Task description →
For the entries below, the expected answer is the line with "You have 26", the line with "- Line 12: output per kWh 130, maximum 7", and every line between them, exactly as written, and nothing more.

Stored data entries →
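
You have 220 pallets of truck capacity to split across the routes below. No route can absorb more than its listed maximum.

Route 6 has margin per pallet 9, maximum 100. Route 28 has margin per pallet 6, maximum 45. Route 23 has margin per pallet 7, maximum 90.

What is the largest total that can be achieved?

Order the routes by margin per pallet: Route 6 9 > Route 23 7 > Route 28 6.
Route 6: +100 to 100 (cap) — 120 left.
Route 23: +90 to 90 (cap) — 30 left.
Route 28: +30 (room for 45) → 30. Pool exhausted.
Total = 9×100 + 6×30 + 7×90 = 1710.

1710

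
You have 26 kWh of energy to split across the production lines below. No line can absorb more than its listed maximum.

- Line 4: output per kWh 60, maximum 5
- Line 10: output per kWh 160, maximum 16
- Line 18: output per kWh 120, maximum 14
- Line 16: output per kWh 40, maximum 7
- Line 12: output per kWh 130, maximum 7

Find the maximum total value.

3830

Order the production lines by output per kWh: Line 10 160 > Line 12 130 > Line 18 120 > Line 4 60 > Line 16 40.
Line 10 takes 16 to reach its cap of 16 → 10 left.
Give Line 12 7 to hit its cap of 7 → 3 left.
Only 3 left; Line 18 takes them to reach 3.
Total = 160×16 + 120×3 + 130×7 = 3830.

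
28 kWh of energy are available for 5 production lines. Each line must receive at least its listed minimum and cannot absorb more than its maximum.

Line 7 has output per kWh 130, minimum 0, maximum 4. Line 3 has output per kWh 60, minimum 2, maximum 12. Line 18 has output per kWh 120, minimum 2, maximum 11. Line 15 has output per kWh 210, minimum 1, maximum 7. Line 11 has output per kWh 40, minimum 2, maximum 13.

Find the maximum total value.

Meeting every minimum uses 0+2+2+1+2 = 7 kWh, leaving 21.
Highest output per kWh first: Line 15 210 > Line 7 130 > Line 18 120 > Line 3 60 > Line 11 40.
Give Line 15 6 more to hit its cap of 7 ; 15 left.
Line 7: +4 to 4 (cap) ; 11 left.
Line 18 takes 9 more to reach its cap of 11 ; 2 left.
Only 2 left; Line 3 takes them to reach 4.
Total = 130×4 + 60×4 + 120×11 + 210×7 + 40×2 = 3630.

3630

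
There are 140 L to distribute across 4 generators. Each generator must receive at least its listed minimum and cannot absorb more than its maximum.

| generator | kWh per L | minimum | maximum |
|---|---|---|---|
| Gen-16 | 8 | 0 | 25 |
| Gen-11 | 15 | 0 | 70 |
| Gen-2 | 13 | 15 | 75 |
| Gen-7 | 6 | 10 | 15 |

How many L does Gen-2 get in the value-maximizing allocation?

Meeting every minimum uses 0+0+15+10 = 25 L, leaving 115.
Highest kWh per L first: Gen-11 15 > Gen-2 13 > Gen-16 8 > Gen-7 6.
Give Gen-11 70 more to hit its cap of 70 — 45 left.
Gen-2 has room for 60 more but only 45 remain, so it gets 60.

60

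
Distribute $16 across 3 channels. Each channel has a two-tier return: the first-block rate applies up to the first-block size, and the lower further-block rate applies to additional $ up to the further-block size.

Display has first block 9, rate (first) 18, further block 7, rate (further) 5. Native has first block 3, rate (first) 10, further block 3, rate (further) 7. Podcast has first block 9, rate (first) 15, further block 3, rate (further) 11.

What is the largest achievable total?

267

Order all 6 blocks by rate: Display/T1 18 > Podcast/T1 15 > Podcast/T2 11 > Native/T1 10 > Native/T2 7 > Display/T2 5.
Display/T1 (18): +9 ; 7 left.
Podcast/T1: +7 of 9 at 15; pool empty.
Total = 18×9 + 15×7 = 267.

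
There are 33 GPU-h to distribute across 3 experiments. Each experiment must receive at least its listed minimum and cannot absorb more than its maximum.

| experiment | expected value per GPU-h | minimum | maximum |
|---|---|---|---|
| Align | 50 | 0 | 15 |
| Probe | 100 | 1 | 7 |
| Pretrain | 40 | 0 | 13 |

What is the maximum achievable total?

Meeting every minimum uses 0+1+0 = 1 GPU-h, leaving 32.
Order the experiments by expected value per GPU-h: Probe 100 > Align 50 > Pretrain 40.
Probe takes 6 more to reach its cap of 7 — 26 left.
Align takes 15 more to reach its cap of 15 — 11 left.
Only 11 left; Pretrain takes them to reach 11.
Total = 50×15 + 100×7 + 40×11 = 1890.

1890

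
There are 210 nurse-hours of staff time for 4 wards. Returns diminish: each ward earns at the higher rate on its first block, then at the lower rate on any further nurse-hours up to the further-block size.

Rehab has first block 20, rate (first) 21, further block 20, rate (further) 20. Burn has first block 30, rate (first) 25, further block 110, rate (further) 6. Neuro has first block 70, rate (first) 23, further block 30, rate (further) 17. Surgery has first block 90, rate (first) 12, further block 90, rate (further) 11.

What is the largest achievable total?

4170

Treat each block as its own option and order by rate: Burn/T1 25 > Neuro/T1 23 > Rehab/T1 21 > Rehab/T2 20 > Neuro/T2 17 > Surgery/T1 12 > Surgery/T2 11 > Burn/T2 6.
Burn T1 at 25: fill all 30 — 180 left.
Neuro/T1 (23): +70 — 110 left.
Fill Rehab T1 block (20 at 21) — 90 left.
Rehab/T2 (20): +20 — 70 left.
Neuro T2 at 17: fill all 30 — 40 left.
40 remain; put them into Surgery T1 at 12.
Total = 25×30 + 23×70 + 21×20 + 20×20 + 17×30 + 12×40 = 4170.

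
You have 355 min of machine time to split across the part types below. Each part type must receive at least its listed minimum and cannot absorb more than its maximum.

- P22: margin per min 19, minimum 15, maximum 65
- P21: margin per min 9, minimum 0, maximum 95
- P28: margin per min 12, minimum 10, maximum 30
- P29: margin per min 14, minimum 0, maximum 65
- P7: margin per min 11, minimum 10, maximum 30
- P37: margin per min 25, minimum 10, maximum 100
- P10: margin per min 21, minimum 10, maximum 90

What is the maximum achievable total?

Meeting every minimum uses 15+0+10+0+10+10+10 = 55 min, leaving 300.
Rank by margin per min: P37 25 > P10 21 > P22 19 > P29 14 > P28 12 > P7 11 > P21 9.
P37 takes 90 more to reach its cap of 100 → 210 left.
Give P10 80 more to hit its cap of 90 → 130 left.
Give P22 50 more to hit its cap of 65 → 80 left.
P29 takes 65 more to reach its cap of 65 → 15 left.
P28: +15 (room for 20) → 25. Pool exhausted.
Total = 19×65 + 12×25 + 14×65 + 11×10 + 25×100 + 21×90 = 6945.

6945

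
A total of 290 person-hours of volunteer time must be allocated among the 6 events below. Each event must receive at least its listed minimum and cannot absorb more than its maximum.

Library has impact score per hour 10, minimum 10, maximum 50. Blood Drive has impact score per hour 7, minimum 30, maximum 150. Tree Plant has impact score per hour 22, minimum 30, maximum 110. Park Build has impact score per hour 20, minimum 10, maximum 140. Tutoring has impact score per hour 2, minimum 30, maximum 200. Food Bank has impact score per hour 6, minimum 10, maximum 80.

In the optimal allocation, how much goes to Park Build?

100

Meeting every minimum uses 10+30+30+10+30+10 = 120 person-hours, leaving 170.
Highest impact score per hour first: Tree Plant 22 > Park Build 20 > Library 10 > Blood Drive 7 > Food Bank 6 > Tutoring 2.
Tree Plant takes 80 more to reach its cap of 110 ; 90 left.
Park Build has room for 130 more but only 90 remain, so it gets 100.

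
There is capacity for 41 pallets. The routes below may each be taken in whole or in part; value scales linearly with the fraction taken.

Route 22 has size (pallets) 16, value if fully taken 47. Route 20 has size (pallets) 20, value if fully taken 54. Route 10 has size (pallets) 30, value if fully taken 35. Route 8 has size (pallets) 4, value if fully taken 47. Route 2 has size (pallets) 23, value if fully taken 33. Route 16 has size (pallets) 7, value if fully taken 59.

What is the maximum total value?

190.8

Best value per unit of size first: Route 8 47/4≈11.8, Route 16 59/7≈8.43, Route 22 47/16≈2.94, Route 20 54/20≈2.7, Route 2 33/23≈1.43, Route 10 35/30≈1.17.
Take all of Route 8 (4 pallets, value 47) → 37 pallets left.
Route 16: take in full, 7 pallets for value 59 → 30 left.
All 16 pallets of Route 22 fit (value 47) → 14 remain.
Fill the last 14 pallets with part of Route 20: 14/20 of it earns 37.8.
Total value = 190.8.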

Solution for this task →
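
You have 26 kWh of energy to split across the production lines below. No line can absorb more than its listed maximum.

- Line 4: output per kWh 60, maximum 5
- Line 10: output per kWh 160, maximum 16
- Line 18: output per kWh 120, maximum 14
- Line 16: output per kWh 40, maximum 7
- Line 12: output per kWh 130, maximum 7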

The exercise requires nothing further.